EXERCISE INPUT: Begin

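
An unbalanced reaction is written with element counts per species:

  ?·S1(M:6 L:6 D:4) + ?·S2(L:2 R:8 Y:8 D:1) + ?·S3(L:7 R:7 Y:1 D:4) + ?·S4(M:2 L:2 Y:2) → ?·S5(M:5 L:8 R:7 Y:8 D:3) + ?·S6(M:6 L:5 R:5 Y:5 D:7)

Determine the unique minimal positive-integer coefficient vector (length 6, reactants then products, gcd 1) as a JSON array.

M: 4·6+5·0+1·0+6·2 = 36 | 6·5+1·6 = 36
L: 4·6+5·2+1·7+6·2 = 53 | 6·8+1·5 = 53
R: 4·0+5·8+1·7+6·0 = 47 | 6·7+1·5 = 47
Y: 4·0+5·8+1·1+6·2 = 53 | 6·8+1·5 = 53
D: 4·4+5·1+1·4+6·0 = 25 | 6·3+1·7 = 25
gcd(4,5,1,6,6,1) = 1

Coefficients: [4, 5, 1, 6, 6, 1]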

EXERCISE INPUT: End

> WHAT IS REQUIRED
Could you print all of the data above once more, unaltered?

> ANSWER SECTION
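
An unbalanced reaction is written with element counts per species:

  ?·S1(M:6 L:6 D:4) + ?·S2(L:2 R:8 Y:8 D:1) + ?·S3(L:7 R:7 Y:1 D:4) + ?·S4(M:2 L:2 Y:2) → ?·S5(M:5 L:8 R:7 Y:8 D:3) + ?·S6(M:6 L:5 R:5 Y:5 D:7)

Determine the unique minimal positive-integer coefficient vector (length 6, reactants then products, gcd 1) as a JSON array.

M: 4·6+5·0+1·0+6·2 = 36 | 6·5+1·6 = 36
L: 4·6+5·2+1·7+6·2 = 53 | 6·8+1·5 = 53
R: 4·0+5·8+1·7+6·0 = 47 | 6·7+1·5 = 47
Y: 4·0+5·8+1·1+6·2 = 53 | 6·8+1·5 = 53
D: 4·4+5·1+1·4+6·0 = 25 | 6·3+1·7 = 25
gcd(4,5,1,6,6,1) = 1

Coefficients: [4, 5, 1, 6, 6, 1]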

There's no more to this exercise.